[Dataset entries]
☆ ☆ ☆

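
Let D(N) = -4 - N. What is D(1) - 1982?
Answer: -1987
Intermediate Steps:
D(1) - 1982 = (-4 - 1*1) - 1982 = (-4 - 1) - 1982 = -5 - 1982 = -1987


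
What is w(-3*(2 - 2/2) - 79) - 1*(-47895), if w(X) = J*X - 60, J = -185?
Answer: 63005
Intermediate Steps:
w(X) = -60 - 185*X (w(X) = -185*X - 60 = -60 - 185*X)
w(-3*(2 - 2/2) - 79) - 1*(-47895) = (-60 - 185*(-3*(2 - 2/2) - 79)) - 1*(-47895) = (-60 - 185*(-3*(2 - 2*1/2) - 79)) + 47895 = (-60 - 185*(-3*(2 - 1) - 79)) + 47895 = (-60 - 185*(-3*1 - 79)) + 47895 = (-60 - 185*(-3 - 79)) + 47895 = (-60 - 185*(-82)) + 47895 = (-60 + 15170) + 47895 = 15110 + 47895 = 63005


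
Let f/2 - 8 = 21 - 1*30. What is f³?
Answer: -8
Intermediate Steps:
f = -2 (f = 16 + 2*(21 - 1*30) = 16 + 2*(21 - 30) = 16 + 2*(-9) = 16 - 18 = -2)
f³ = (-2)³ = -8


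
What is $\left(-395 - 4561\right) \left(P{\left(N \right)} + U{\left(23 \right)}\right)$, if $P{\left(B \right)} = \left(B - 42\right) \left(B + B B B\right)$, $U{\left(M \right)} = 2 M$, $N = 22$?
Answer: $1057382424$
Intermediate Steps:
$P{\left(B \right)} = \left(-42 + B\right) \left(B + B^{3}\right)$ ($P{\left(B \right)} = \left(-42 + B\right) \left(B + B^{2} B\right) = \left(-42 + B\right) \left(B + B^{3}\right)$)
$\left(-395 - 4561\right) \left(P{\left(N \right)} + U{\left(23 \right)}\right) = \left(-395 - 4561\right) \left(22 \left(-42 + 22 + 22^{3} - 42 \cdot 22^{2}\right) + 2 \cdot 23\right) = - 4956 \left(22 \left(-42 + 22 + 10648 - 20328\right) + 46\right) = - 4956 \left(22 \left(-9700\right) + 46\right) = - 4956 \left(-213400 + 46\right) = \left(-4956\right) \left(-213354\right) = 1057382424$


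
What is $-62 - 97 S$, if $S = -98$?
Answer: $9444$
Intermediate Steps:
$-62 - 97 S = -62 - -9506 = -62 + 9506 = 9444$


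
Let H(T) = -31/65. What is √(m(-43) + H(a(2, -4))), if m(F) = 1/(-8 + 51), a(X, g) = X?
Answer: 2*I*√886015/2795 ≈ 0.67355*I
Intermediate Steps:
H(T) = -31/65 (H(T) = -31*1/65 = -31/65)
m(F) = 1/43
√(m(-43) + H(a(2, -4))) = √(1/43 - 31/65) = √(-1268/2795) = 2*I*√886015/2795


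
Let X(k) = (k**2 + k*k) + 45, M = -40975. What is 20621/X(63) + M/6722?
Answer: -188489063/53661726 ≈ -3.5125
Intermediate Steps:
X(k) = 45 + 2*k**2 (X(k) = (k**2 + k**2) + 45 = 2*k**2 + 45 = 45 + 2*k**2)
20621/X(63) + M/6722 = 20621/(45 + 2*63**2) - 40975/6722 = 20621/(45 + 2*3969) - 40975*1/6722 = 20621/(45 + 7938) - 40975/6722 = 20621/7983 - 40975/6722 = -188489063/53661726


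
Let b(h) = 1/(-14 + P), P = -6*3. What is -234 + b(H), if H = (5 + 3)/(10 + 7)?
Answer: -7489/32 ≈ -234.03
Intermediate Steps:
H = 8/17 ≈ 0.47059
P = -18
b(h) = -1/32 (b(h) = 1/(-14 - 18) = 1/(-32) = -1/32)
-234 + b(H) = -234 - 1/32 = -7489/32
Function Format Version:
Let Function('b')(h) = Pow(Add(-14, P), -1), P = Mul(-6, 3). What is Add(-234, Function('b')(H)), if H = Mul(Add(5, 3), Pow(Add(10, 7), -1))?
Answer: Rational(-7489, 32) ≈ -234.03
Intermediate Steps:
H = Rational(8, 17) (H = Mul(8, Pow(17, -1)) = Mul(8, Rational(1, 17)) = Rational(8, 17) ≈ 0.47059)
P = -18
Function('b')(h) = Rational(-1, 32) (Function('b')(h) = Pow(Add(-14, -18), -1) = Pow(-32, -1) = Rational(-1, 32))
Add(-234, Function('b')(H)) = Add(-234, Rational(-1, 32)) = Rational(-7489, 32)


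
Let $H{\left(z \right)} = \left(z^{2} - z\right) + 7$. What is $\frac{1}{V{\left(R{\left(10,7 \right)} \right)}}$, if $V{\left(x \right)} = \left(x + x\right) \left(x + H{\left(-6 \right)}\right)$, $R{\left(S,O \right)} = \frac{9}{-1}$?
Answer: $- \frac{1}{720} \approx -0.0013889$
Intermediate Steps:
$R{\left(S,O \right)} = -9$ ($R{\left(S,O \right)} = 9 \left(-1\right) = -9$)
$H{\left(z \right)} = 7 + z^{2} - z$
$V{\left(x \right)} = 2 x \left(49 + x\right)$ ($V{\left(x \right)} = \left(x + x\right) \left(x + \left(7 + \left(-6\right)^{2} - -6\right)\right) = 2 x \left(x + \left(7 + 36 + 6\right)\right) = 2 x \left(x + 49\right) = 2 x \left(49 + x\right)$)
$\frac{1}{V{\left(R{\left(10,7 \right)} \right)}} = \frac{1}{2 \left(-9\right) \left(49 - 9\right)} = \frac{1}{2 \left(-9\right) 40} = \frac{1}{-720} = - \frac{1}{720}$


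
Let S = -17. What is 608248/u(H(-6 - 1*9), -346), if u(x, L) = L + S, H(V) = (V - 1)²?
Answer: -608248/363 ≈ -1675.6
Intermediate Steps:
H(V) = (-1 + V)²
u(x, L) = -17 + L (u(x, L) = L - 17 = -17 + L)
608248/u(H(-6 - 1*9), -346) = 608248/(-17 - 346) = 608248/(-363) = 608248*(-1/363) = -608248/363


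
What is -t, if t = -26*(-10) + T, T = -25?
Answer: -235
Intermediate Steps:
t = 235 (t = -26*(-10) - 25 = 260 - 25 = 235)
-t = -1*235 = -235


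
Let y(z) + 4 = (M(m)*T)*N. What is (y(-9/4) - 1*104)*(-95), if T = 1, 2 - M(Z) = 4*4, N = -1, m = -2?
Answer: 8930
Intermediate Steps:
M(Z) = -14 (M(Z) = 2 - 4*4 = 2 - 1*16 = 2 - 16 = -14)
y(z) = 10 (y(z) = -4 - 14*1*(-1) = -4 - 14*(-1) = -4 + 14 = 10)
(y(-9/4) - 1*104)*(-95) = (10 - 1*104)*(-95) = (10 - 104)*(-95) = -94*(-95) = 8930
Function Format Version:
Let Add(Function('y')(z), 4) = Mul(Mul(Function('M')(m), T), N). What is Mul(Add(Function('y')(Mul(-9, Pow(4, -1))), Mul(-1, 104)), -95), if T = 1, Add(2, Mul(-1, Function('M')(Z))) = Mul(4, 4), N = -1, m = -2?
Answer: 8930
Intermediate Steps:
Function('M')(Z) = -14 (Function('M')(Z) = Add(2, Mul(-1, Mul(4, 4))) = Add(2, Mul(-1, 16)) = Add(2, -16) = -14)
Function('y')(z) = 10 (Function('y')(z) = Add(-4, Mul(Mul(-14, 1), -1)) = Add(-4, Mul(-14, -1)) = Add(-4, 14) = 10)
Mul(Add(Function('y')(Mul(-9, Pow(4, -1))), Mul(-1, 104)), -95) = Mul(Add(10, Mul(-1, 104)), -95) = Mul(Add(10, -104), -95) = Mul(-94, -95) = 8930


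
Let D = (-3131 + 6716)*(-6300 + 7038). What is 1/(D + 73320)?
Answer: 1/2719050 ≈ 3.6778e-7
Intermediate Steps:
D = 2645730 (D = 3585*738 = 2645730)
1/(D + 73320) = 1/(2645730 + 73320) = 1/2719050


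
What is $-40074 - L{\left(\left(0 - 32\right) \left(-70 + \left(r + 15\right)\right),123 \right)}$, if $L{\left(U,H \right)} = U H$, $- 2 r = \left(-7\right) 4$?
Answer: $-201450$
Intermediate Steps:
$r = 14$ ($r = - \frac{\left(-7\right) 4}{2} = \left(- \frac{1}{2}\right) \left(-28\right) = 14$)
$L{\left(U,H \right)} = H U$
$-40074 - L{\left(\left(0 - 32\right) \left(-70 + \left(r + 15\right)\right),123 \right)} = -40074 - 123 \left(0 - 32\right) \left(-70 + \left(14 + 15\right)\right) = -40074 - 123 \left(- 32 \left(-70 + 29\right)\right) = -40074 - 123 \left(\left(-32\right) \left(-41\right)\right) = -40074 - 123 \cdot 1312 = -40074 - 161376 = -201450$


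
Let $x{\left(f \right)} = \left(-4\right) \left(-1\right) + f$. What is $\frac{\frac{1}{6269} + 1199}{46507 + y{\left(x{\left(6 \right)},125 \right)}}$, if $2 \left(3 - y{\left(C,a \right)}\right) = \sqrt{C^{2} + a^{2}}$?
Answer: $\frac{279675122656}{10848761121515} + \frac{15033064 \sqrt{629}}{10848761121515} \approx 0.025814$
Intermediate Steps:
$x{\left(f \right)} = 4 + f$
$y{\left(C,a \right)} = 3 - \frac{\sqrt{C^{2} + a^{2}}}{2}$
$\frac{\frac{1}{6269} + 1199}{46507 + y{\left(x{\left(6 \right)},125 \right)}} = \frac{\frac{1}{6269} + 1199}{46507 + \left(3 - \frac{\sqrt{\left(4 + 6\right)^{2} + 125^{2}}}{2}\right)} = \frac{\frac{1}{6269} + 1199}{46507 + \left(3 - \frac{\sqrt{10^{2} + 15625}}{2}\right)} = \frac{7516532}{6269 \left(46507 + \left(3 - \frac{\sqrt{100 + 15625}}{2}\right)\right)} = \frac{7516532}{6269 \left(46507 + \left(3 - \frac{\sqrt{15725}}{2}\right)\right)} = \frac{7516532}{6269 \left(46507 + \left(3 - \frac{5 \sqrt{629}}{2}\right)\right)} = \frac{7516532}{6269 \left(46510 - \frac{5 \sqrt{629}}{2}\right)}$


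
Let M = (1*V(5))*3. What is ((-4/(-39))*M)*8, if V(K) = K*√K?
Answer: 160*√5/13 ≈ 27.521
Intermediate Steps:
V(K) = K^(3/2)
M = 15*√5 (M = (1*5^(3/2))*3 = (1*(5*√5))*3 = (5*√5)*3 = 15*√5 ≈ 33.541)
((-4/(-39))*M)*8 = ((-4/(-39))*(15*√5))*8 = ((-4*(-1/39))*(15*√5))*8 = (4*(15*√5)/39)*8 = (20*√5/13)*8 = 160*√5/13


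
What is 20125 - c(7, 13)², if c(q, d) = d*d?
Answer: -8436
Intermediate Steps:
c(q, d) = d²
20125 - c(7, 13)² = 20125 - (13²)² = 20125 - 1*169² = 20125 - 1*28561 = 20125 - 28561 = -8436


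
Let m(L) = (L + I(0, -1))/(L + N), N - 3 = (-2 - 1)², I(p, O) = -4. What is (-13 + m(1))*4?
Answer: -688/13 ≈ -52.923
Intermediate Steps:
N = 12 (N = 3 + (-2 - 1)² = 3 + (-3)² = 3 + 9 = 12)
m(L) = (-4 + L)/(12 + L) (m(L) = (L - 4)/(L + 12) = (-4 + L)/(12 + L))
(-13 + m(1))*4 = (-13 + (-4 + 1)/(12 + 1))*4 = (-13 - 3/13)*4 = -172/13*4 = -688/13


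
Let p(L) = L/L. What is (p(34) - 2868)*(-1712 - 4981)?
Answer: 19188831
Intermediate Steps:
p(L) = 1
(p(34) - 2868)*(-1712 - 4981) = (1 - 2868)*(-1712 - 4981) = -2867*(-6693) = 19188831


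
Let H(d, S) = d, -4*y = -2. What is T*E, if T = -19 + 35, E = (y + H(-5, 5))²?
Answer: 324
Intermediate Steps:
y = ½ (y = -¼*(-2) = ½ ≈ 0.50000)
E = 81/4 (E = (½ - 5)² = (-9/2)² = 81/4 ≈ 20.250)
T = 16
T*E = 16*(81/4) = 324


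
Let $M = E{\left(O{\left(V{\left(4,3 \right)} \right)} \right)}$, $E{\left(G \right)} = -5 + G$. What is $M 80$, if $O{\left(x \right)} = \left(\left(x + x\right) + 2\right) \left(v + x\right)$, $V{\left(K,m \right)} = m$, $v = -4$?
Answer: $-1040$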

☆ ☆ ☆

Copy the records above exactly, from the first line through the line containing "Answer: 63005", and include nothing else.

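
Let D(N) = -4 - N. What is D(1) - 1982?
Answer: -1987
Intermediate Steps:
D(1) - 1982 = (-4 - 1*1) - 1982 = (-4 - 1) - 1982 = -5 - 1982 = -1987


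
What is w(-3*(2 - 2/2) - 79) - 1*(-47895), if w(X) = J*X - 60, J = -185?
Answer: 63005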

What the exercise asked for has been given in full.